Only the lines from the one containing "What is 5130" through the last line below should be written out, exactly and with both ends kept.

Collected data
■ ■ ■ ■
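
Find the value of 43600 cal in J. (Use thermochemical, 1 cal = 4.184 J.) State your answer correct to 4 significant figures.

182400 joules

1 cal = 4.18400 J.
Then 43600 × 4.18400 ≈ 182400 J.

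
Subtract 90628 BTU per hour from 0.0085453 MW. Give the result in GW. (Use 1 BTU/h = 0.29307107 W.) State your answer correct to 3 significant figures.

0.0085453 MW = 8.54530 × 10^-6 GW and 90628 BTU/h = 2.65604 × 10^-5 GW.
8.54530 × 10^-6 − 2.65604 × 10^-5 ≈ -1.80 × 10^-5 GW.

-1.80 × 10^-5 gigawatts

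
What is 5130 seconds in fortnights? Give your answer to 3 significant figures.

0.00424 fortnights

1 second = 8.26720e-7 fortnight.
Then 5130 × 8.26720e-7 ≈ 0.00424 fortnight.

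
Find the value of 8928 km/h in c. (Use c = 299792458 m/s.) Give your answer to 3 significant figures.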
■ ■ ■ ■
RESULT BELOW:
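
What is 5130 seconds in fortnights? Give your answer to 3 significant figures.

0.00424 fortnights

1 second = 8.26720e-7 fortnight.
Then 5130 × 8.26720e-7 ≈ 0.00424 fortnight.

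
Find the value of 8928 km/h in c. (Use c = 299792458 m/s.) Give your answer to 3 significant figures.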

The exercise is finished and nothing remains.